INSTRUCTIONS TO FOLLOW: Only the lines below between the ones containing "Value an American" and "Compute the American", inclusive, are to be reproduced, each exactly as it stands.

SOURCE MATERIAL:
*** Begin section ***

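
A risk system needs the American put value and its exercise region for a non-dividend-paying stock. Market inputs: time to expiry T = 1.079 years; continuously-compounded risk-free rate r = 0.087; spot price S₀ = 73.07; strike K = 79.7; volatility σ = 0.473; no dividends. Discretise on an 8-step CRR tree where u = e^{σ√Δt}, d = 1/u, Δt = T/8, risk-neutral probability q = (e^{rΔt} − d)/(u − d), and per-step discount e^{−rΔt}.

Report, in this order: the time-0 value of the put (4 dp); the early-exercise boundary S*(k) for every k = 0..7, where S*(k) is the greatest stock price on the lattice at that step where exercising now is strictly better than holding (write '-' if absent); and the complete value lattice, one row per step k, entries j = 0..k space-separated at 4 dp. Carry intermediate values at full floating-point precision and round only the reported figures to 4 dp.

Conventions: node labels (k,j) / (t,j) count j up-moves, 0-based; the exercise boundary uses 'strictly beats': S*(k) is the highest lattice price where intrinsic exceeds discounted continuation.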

*** End section ***
*** Begin section ***

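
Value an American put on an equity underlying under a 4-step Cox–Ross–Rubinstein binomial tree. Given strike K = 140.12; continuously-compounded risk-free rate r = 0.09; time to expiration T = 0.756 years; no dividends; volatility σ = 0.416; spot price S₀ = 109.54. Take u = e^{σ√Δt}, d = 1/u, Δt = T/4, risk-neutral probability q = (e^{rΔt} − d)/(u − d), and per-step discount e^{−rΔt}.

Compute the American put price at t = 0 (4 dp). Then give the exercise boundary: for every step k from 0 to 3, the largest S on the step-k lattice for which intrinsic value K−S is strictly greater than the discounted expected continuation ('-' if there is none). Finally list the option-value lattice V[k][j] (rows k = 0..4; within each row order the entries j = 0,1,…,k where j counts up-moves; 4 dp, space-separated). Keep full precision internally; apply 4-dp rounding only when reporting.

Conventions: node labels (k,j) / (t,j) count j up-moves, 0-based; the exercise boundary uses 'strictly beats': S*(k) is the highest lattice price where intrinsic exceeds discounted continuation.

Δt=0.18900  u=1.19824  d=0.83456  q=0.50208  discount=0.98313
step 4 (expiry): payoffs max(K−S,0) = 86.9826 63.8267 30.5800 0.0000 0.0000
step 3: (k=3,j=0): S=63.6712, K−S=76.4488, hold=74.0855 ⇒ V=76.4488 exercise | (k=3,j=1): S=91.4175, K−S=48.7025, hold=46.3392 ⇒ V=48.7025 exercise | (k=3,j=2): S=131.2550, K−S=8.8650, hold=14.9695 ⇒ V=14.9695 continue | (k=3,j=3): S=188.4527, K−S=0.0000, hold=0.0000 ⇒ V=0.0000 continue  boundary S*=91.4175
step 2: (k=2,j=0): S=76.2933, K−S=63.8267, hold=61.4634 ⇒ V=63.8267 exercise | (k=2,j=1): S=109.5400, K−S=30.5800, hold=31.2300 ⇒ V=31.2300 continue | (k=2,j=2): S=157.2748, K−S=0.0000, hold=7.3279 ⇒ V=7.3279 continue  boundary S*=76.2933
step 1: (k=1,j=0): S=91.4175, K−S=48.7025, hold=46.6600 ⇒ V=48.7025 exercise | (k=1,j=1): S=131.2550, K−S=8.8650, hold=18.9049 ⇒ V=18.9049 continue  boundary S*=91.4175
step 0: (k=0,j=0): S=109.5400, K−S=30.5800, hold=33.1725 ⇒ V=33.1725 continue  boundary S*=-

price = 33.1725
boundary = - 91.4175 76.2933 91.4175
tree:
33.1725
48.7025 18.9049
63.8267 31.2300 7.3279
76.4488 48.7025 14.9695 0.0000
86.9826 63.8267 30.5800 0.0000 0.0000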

*** End section ***

RESPONSE FOR THIS EXERCISE:
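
Value an American put on an equity underlying under a 4-step Cox–Ross–Rubinstein binomial tree. Given strike K = 140.12; continuously-compounded risk-free rate r = 0.09; time to expiration T = 0.756 years; no dividends; volatility σ = 0.416; spot price S₀ = 109.54. Take u = e^{σ√Δt}, d = 1/u, Δt = T/4, risk-neutral probability q = (e^{rΔt} − d)/(u − d), and per-step discount e^{−rΔt}.

Compute the American put price at t = 0 (4 dp). Then give the exercise boundary: for every step k from 0 to 3, the largest S on the step-k lattice for which intrinsic value K−S is strictly greater than the discounted expected continuation ('-' if there is none). Finally list the option-value lattice V[k][j] (rows k = 0..4; within each row order the entries j = 0,1,…,k where j counts up-moves; 4 dp, space-separated). Keep full precision internally; apply 4-dp rounding only when reporting.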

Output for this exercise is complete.